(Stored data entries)
########################################
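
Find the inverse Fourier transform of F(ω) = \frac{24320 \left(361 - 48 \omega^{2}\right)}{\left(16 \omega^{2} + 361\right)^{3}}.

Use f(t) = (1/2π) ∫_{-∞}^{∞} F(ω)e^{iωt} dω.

f(t) = 5 t^{2} e^{- \frac{19 \left|{t}\right|}{4}}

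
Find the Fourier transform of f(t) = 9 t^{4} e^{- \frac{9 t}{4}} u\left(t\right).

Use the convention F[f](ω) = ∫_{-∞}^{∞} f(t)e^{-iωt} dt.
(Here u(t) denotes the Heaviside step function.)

F(ω) = \frac{221184}{\left(4 i \omega + 9\right)^{5}}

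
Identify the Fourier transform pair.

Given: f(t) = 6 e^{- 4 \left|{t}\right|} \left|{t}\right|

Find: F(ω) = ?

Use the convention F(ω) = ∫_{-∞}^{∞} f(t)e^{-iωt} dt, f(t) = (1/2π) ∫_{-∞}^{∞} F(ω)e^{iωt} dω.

F(ω) = \frac{12 \left(16 - \omega^{2}\right)}{\left(\omega^{2} + 16\right)^{2}}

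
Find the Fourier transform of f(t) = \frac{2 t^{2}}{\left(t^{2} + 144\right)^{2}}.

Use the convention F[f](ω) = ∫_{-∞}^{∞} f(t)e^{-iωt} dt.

F(ω) = \frac{\pi \left(1 - 12 \left|{\omega}\right|\right) e^{- 12 \left|{\omega}\right|}}{12}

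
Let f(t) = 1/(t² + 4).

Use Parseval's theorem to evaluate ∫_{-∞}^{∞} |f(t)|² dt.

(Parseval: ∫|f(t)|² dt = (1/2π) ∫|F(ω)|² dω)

∫|f(t)|² dt = \frac{\pi}{16}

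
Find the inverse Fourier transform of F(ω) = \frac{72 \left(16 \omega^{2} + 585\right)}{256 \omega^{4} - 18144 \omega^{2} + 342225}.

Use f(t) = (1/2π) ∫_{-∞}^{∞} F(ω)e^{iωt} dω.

f(t) = 3 e^{- \frac{3 \left|{t}\right|}{4}} \cos{\left(6 \left|{t}\right| \right)}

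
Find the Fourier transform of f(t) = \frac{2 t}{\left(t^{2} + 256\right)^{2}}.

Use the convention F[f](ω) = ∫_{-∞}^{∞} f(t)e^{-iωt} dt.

F(ω) = - \frac{i \pi \omega e^{- 16 \left|{\omega}\right|}}{16}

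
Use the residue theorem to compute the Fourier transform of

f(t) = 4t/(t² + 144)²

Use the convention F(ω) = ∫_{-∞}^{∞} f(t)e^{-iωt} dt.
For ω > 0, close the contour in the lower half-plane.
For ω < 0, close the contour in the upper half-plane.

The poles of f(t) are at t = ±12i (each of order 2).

Let g(z) = f(z)e^{-iωz}; for large |z| the factor e^{-iωz} decays in the lower half-plane when ω > 0 and in the upper half-plane when ω < 0.

Case ω > 0 (lower half-plane, clockwise contour ⇒ F(ω) = -2πi·ΣRes):
  Res_{z = - 12 i} g(z) = \frac{\omega e^{- 12 \omega}}{12} (pole of order 2)
  F(ω) = -2πi·ΣRes = - \frac{i \pi \omega e^{- 12 \omega}}{6}

Case ω < 0 (upper half-plane, counterclockwise contour ⇒ F(ω) = +2πi·ΣRes):
  Res_{z = 12 i} g(z) = - \frac{\omega e^{12 \omega}}{12} (pole of order 2)
  F(ω) = 2πi·ΣRes = - \frac{i \pi \omega e^{12 \omega}}{6}

Both cases combine into a single formula in |ω|:

F(ω) = - \frac{i \pi \omega e^{- 12 \left|{\omega}\right|}}{6}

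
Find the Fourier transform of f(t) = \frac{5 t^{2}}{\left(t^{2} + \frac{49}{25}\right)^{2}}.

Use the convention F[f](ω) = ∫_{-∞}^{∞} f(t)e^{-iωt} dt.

F(ω) = \frac{5 \pi \left(5 - 7 \left|{\omega}\right|\right) e^{- \frac{7 \left|{\omega}\right|}{5}}}{14}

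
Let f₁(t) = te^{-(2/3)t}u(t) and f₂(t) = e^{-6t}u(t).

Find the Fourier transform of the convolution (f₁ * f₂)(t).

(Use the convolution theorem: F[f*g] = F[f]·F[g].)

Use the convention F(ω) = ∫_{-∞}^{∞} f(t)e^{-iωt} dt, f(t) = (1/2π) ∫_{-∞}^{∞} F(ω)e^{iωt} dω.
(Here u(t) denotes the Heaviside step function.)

F[f₁*f₂](ω) = \frac{9}{\left(i \omega + 6\right) \left(3 i \omega + 2\right)^{2}}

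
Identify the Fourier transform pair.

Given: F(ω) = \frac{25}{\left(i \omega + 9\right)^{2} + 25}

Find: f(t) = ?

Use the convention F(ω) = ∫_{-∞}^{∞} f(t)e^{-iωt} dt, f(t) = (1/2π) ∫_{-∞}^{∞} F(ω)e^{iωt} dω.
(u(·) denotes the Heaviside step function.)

f(t) = 5 e^{- 9 t} \sin{\left(5 t \right)} u\left(t\right)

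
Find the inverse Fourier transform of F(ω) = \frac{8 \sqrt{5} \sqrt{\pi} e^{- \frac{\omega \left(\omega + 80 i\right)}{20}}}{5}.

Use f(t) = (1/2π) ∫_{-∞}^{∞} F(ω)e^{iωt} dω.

f(t) = 8 e^{- 5 \left(t - 4\right)^{2}}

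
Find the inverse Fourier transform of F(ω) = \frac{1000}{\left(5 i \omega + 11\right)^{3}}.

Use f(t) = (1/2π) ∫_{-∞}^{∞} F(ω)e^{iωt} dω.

f(t) = 4 t^{2} e^{- \frac{11 t}{5}} u\left(t\right)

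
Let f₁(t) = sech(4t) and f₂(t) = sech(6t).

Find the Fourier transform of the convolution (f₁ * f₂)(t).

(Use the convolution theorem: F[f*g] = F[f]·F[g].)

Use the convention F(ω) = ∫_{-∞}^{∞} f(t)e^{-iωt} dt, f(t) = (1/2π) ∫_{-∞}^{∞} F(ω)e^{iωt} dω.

F[f₁*f₂](ω) = \frac{\pi^{2}}{24 \cosh{\left(\frac{\pi \omega}{12} \right)} \cosh{\left(\frac{\pi \omega}{8} \right)}}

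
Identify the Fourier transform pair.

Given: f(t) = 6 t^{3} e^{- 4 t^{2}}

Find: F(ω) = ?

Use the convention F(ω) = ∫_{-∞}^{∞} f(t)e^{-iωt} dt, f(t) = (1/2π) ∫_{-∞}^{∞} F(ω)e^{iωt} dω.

F(ω) = \frac{3 i \sqrt{\pi} \omega \left(\omega^{2} - 24\right) e^{- \frac{\omega^{2}}{16}}}{512}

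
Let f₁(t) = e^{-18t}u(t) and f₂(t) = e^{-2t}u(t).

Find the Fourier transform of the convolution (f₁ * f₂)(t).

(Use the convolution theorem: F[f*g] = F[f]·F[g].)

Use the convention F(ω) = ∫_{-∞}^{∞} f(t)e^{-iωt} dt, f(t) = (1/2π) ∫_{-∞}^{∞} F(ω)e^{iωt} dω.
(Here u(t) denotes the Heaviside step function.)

F[f₁*f₂](ω) = \frac{1}{\left(i \omega + 2\right) \left(i \omega + 18\right)}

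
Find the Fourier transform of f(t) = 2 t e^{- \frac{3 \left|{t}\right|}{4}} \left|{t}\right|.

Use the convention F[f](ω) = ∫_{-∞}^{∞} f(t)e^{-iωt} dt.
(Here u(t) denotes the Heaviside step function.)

F(ω) = \frac{2048 i \omega \left(16 \omega^{2} - 27\right)}{\left(16 \omega^{2} + 9\right)^{3}}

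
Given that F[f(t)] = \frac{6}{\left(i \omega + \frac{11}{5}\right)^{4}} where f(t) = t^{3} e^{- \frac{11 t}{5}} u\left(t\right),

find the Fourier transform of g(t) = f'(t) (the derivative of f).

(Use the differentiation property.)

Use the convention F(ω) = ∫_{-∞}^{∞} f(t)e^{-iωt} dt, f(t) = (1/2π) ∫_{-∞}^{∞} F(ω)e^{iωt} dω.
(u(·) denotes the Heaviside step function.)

F[g](ω) = \frac{3750 i \omega}{\left(5 i \omega + 11\right)^{4}}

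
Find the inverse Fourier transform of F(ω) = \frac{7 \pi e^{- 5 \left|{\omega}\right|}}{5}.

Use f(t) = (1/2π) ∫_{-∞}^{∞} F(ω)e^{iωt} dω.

f(t) = \frac{7}{t^{2} + 25}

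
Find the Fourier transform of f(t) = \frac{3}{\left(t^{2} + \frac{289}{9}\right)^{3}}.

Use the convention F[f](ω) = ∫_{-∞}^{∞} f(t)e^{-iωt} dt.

F(ω) = \frac{81 \pi \left(289 \omega^{2} + 153 \left|{\omega}\right| + 27\right) e^{- \frac{17 \left|{\omega}\right|}{3}}}{11358856}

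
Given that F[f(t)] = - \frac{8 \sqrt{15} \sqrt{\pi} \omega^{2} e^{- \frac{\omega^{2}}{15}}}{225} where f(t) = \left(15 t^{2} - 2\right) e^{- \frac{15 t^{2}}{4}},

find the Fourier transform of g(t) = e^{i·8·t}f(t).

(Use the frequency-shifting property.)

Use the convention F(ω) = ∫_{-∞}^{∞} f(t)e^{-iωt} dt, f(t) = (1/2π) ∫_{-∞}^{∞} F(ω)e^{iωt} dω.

F[g](ω) = - \frac{8 \sqrt{15} \sqrt{\pi} \left(\omega - 8\right)^{2} e^{- \frac{\left(\omega - 8\right)^{2}}{15}}}{225}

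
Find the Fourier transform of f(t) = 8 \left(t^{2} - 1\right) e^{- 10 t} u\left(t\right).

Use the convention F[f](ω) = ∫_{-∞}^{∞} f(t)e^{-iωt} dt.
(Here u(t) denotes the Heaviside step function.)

F(ω) = \frac{8 \left(2 i \omega - \left(i \omega + 10\right)^{3} + 20\right)}{\left(i \omega + 10\right)^{4}}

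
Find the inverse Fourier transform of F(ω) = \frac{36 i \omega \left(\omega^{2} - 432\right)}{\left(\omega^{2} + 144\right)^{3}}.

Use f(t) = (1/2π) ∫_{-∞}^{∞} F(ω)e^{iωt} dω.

f(t) = 9 t e^{- 12 \left|{t}\right|} \left|{t}\right|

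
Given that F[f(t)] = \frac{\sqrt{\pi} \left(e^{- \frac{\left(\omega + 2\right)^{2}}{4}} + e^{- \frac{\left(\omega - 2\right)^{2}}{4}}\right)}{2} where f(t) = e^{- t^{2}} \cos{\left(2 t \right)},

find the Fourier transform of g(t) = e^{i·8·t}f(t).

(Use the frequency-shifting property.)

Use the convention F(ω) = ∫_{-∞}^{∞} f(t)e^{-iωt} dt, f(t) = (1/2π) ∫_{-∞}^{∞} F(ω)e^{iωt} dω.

F[g](ω) = \frac{\sqrt{\pi} \left(e^{2 \omega} + e^{16}\right) e^{- \frac{\omega^{2}}{4} + 3 \omega - 25}}{2}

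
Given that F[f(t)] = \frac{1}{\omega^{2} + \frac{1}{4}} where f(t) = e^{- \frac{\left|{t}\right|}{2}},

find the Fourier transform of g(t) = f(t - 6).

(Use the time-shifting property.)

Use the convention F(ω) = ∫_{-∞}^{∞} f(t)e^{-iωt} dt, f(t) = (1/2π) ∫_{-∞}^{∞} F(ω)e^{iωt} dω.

F[g](ω) = \frac{4 e^{- 6 i \omega}}{4 \omega^{2} + 1}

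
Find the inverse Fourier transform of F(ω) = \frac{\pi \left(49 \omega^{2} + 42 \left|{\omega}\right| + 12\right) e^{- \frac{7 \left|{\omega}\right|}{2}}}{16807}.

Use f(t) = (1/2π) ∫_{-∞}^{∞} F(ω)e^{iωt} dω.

f(t) = \frac{1}{\left(t^{2} + \frac{49}{4}\right)^{3}}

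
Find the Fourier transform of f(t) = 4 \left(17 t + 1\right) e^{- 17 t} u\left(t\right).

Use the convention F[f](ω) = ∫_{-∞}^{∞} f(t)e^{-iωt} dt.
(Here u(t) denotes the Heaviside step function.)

F(ω) = \frac{4 \left(- i \omega - 34\right)}{\omega^{2} - 34 i \omega - 289}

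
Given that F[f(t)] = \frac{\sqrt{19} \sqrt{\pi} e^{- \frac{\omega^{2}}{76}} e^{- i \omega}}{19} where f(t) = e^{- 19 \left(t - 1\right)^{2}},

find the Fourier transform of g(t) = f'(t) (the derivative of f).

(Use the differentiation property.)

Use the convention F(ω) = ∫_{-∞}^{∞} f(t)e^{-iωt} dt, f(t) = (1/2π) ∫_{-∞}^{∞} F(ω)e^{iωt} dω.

F[g](ω) = \frac{\sqrt{19} i \sqrt{\pi} \omega e^{- \omega \left(\frac{\omega}{76} + i\right)}}{19}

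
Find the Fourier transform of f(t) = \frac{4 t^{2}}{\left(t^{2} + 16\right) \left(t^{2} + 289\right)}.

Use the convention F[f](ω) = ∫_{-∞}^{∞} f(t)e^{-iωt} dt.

F(ω) = \frac{4 \pi \left(17 - 4 e^{13 \left|{\omega}\right|}\right) e^{- 17 \left|{\omega}\right|}}{273}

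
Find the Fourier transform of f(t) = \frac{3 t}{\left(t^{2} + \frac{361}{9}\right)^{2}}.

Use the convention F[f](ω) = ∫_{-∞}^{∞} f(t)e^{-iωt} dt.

F(ω) = - \frac{9 i \pi \omega e^{- \frac{19 \left|{\omega}\right|}{3}}}{38}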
########################################
◆ **The problem**
What lines of the preceding data include the string "inverse"? Pull them out.

◆ **Answer to this problem**
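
Find the inverse Fourier transform of F(ω) = \frac{24320 \left(361 - 48 \omega^{2}\right)}{\left(16 \omega^{2} + 361\right)^{3}}.
Find the inverse Fourier transform of F(ω) = \frac{72 \left(16 \omega^{2} + 585\right)}{256 \omega^{4} - 18144 \omega^{2} + 342225}.
Find the inverse Fourier transform of F(ω) = \frac{8 \sqrt{5} \sqrt{\pi} e^{- \frac{\omega \left(\omega + 80 i\right)}{20}}}{5}.
Find the inverse Fourier transform of F(ω) = \frac{1000}{\left(5 i \omega + 11\right)^{3}}.
Find the inverse Fourier transform of F(ω) = \frac{7 \pi e^{- 5 \left|{\omega}\right|}}{5}.
Find the inverse Fourier transform of F(ω) = \frac{36 i \omega \left(\omega^{2} - 432\right)}{\left(\omega^{2} + 144\right)^{3}}.
Find the inverse Fourier transform of F(ω) = \frac{\pi \left(49 \omega^{2} + 42 \left|{\omega}\right| + 12\right) e^{- \frac{7 \left|{\omega}\right|}{2}}}{16807}.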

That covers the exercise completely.